Collected data entries
|---|

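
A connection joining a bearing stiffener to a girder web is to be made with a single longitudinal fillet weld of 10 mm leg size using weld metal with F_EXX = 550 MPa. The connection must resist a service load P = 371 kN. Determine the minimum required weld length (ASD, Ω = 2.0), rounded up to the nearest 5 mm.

L = 320 mm

Throat t_e = 0.707 × 10 = 7.07 mm.
r_n/Ω = (0.6 × 550 × 7.07) / 2.0 = 1167 N/mm = 1.167 kN/mm.
L_req = P / (r_n/Ω) = 371 / 1.167 = 318 mm total.
Round up → use L = 320 mm.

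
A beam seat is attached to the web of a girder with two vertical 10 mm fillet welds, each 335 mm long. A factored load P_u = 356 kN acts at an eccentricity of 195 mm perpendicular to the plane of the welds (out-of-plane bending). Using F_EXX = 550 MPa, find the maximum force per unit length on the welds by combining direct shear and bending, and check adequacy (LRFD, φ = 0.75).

f_max ≈ 1930 N/mm; NOT adequate

L_w = 2 × 335 = 670 mm; section modulus (unit throat) S = 2 × L²/6 = 37410 mm².
Direct shear f_v = P/L_w = 356×10³/670 = 531.3 N/mm.
Moment M = P × e = 356×10³ × 195 = 69420000 N·mm; bending f_b = M/S = 1856 N/mm.
f_max = √(f_v² + f_b²) = √(531.3² + 1856²) = 1930 N/mm.
φr_n = 0.75 × 0.6 × 550 × (0.707 × 10) = 1750 N/mm → NOT adequate.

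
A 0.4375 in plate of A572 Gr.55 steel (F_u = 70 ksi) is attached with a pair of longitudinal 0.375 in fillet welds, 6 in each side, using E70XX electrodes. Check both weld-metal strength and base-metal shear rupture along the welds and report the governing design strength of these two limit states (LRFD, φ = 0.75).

φR_n ≈ 100 kips (weld metal governs)

E70XX → F_EXX = 70 ksi.
t_e = 0.707 × 0.375 = 0.2651 in; L = 12 in.
Weld metal: φR_n = 0.75 × 0.6 × 70 × 0.2651 × 12 = 100.2 kips.
Base metal (shear rupture): φR_n = 0.75 × 0.6 × 70 × 0.4375 × 12 = 165.4 kips.
Governing: weld metal.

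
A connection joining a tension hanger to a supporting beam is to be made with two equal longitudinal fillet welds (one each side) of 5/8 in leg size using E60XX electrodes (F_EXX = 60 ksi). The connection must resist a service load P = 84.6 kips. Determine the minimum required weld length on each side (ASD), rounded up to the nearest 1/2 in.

Throat t_e = 0.707 × 0.625 = 0.4419 in.
r_n/Ω = (0.6 × 60 × 0.4419) / 2.0 = 7.954 kip/in.
L_req = P / (r_n/Ω) = 84.6 / 7.954 = 10.64 in total.
Per side: 10.64 / 2 = 5.318 in.
Round up → use L = 5.5 in on each side.

L = 5.5 in on each side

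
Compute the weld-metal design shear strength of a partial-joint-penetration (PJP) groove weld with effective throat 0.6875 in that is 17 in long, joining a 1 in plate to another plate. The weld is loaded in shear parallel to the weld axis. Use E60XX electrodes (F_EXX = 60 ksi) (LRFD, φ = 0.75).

Effective throat (given) t_e = 0.6875 in.
A_we = 0.6875 × 17 = 11.69 in².
F_nw = 0.6 F_EXX = 36 ksi.
φR_n = 0.75 × 36 × 11.69 = 315.6 kip.

φR_n ≈ 316 kip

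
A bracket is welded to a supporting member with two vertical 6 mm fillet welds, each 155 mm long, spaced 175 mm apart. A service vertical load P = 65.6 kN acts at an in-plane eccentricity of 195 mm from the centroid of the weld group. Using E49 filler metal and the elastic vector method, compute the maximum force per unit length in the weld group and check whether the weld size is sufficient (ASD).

f_max ≈ 673 N/mm; NOT adequate

E49XX → F_EXX = 490 MPa.
Total weld length L_w = 310 mm. Treat welds as unit-width lines.
Polar moment about centroid: J = 2[d³/12 + d(b/2)²] = 2[155³/12 + 155×87.5²] = 2994000 mm³.
Direct shear f_v = P/L_w = 65.6×10³ / 310 = 211.6 N/mm (vertical).
Torsion M = P·e = 65.6×10³ × 195 = 12792000 N·mm.
Critical point at (x, y) = (87.5, 77.5) from centroid. f_tx = M·y/J = 331.1 N/mm; f_ty = M·x/J = 373.8 N/mm.
Resultant f_max = √[f_tx² + (f_v + f_ty)²] = √[331.1² + (211.6 + 373.8)²] = 672.6 N/mm.
Capacity per unit length: r_n/Ω = (1/2.0) × 0.6 × 490 × (0.707 × 6) = 623.6 N/mm.
672.6 > 623.6 → NOT adequate.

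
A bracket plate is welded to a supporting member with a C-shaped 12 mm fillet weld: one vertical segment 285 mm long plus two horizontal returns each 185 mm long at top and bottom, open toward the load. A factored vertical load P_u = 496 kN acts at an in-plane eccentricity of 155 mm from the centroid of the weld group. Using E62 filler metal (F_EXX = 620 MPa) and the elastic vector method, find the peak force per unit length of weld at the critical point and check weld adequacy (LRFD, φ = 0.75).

f_max ≈ 1860 N/mm; adequate

Total weld length L_w = 655 mm. Treat welds as unit-width lines.
Centroid: x̄ = 2×185×92.5 / 655 = 52.25 mm from the vertical weld.
Polar moment about centroid: J = I_x + I_y = [285³/12 + 2×185×142.5²] + [285×52.25² + 2(185³/12 + 185×40.25²)] = 11880000 mm³.
Direct shear f_v = P/L_w = 496×10³ / 655 = 757.3 N/mm (vertical).
Torsion M = P·e = 496×10³ × 155 = 76880000 N·mm.
Critical point at (x, y) = (132.7, 142.5) from centroid. f_tx = M·y/J = 922.5 N/mm; f_ty = M·x/J = 859.4 N/mm.
Resultant f_max = √[f_tx² + (f_v + f_ty)²] = √[922.5² + (757.3 + 859.4)²] = 1861 N/mm.
Capacity per unit length: φr_n = 0.75 × 0.6 × 620 × (0.707 × 12) = 2367 N/mm.
1861 ≤ 2367 → adequate.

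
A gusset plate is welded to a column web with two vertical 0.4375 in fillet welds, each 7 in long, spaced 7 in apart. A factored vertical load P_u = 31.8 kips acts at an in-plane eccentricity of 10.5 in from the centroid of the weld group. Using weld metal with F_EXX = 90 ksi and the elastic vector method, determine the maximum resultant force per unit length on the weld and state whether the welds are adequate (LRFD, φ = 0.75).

Total weld length L_w = 14 in. Treat welds as unit-width lines.
Polar moment about centroid: J = 2[d³/12 + d(b/2)²] = 2[7³/12 + 7×3.5²] = 228.7 in³.
Direct shear f_v = P/L_w = 31.8 / 14 = 2.271 kip/in (vertical).
Torsion M = P·e = 31.8 × 10.5 = 333.9 kip·in.
Critical point at (x, y) = (3.5, 3.5) from centroid. f_tx = M·y/J = 5.111 kip/in; f_ty = M·x/J = 5.111 kip/in.
Resultant f_max = √[f_tx² + (f_v + f_ty)²] = √[5.111² + (2.271 + 5.111)²] = 8.979 kip/in.
Capacity per unit length: φr_n = 0.75 × 0.6 × 90 × (0.707 × 0.4375) = 12.53 kip/in.
8.979 ≤ 12.53 → adequate.

f_max ≈ 8.98 kip/in; adequate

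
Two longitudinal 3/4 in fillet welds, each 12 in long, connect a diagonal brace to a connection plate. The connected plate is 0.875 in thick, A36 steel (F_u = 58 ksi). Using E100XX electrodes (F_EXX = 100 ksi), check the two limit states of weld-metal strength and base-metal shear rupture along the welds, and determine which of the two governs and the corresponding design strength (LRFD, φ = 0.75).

t_e = 0.707 × 0.75 = 0.5302 in; L = 24 in.
Weld metal: φR_n = 0.75 × 0.6 × 100 × 0.5302 × 24 = 572.7 kip.
Base metal (shear rupture): φR_n = 0.75 × 0.6 × 58 × 0.875 × 24 = 548.1 kip.
Governing: base-metal shear rupture.

φR_n ≈ 548 kip (base-metal shear rupture governs)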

|---|

> [What is required]
Only the stretch of lines that begins with the one holding "Two longitudinal 3/4" and ends with the last line above belongs in the answer; please write it out exactly.

> [Solution to this problem]
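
Two longitudinal 3/4 in fillet welds, each 12 in long, connect a diagonal brace to a connection plate. The connected plate is 0.875 in thick, A36 steel (F_u = 58 ksi). Using E100XX electrodes (F_EXX = 100 ksi), check the two limit states of weld-metal strength and base-metal shear rupture along the welds, and determine which of the two governs and the corresponding design strength (LRFD, φ = 0.75).

t_e = 0.707 × 0.75 = 0.5302 in; L = 24 in.
Weld metal: φR_n = 0.75 × 0.6 × 100 × 0.5302 × 24 = 572.7 kip.
Base metal (shear rupture): φR_n = 0.75 × 0.6 × 58 × 0.875 × 24 = 548.1 kip.
Governing: base-metal shear rupture.

φR_n ≈ 548 kip (base-metal shear rupture governs)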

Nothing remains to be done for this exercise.